Return the data. Every word must match.

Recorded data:
========

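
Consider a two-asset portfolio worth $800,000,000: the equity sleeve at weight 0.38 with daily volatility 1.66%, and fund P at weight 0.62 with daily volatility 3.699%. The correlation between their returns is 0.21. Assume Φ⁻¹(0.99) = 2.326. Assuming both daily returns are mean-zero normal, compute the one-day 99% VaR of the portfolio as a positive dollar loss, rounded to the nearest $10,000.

$46,580,000

σ_p² = 0.38²·1.66² + 0.62²·3.699² + 2·0.21·0.38·0.62·1.66·3.699 = 6.2651 (%²).
σ_p = √6.2651 = 2.503%.
VaR = 2.326 × 2.503% = 5.822%; on $800,000,000 that is $46,576,000.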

========

# Solution below
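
Consider a two-asset portfolio worth $800,000,000: the equity sleeve at weight 0.38 with daily volatility 1.66%, and fund P at weight 0.62 with daily volatility 3.699%. The correlation between their returns is 0.21. Assume Φ⁻¹(0.99) = 2.326. Assuming both daily returns are mean-zero normal, compute the one-day 99% VaR of the portfolio as a positive dollar loss, rounded to the nearest $10,000.

$46,580,000

σ_p² = 0.38²·1.66² + 0.62²·3.699² + 2·0.21·0.38·0.62·1.66·3.699 = 6.2651 (%²).
σ_p = √6.2651 = 2.503%.
VaR = 2.326 × 2.503% = 5.822%; on $800,000,000 that is $46,576,000.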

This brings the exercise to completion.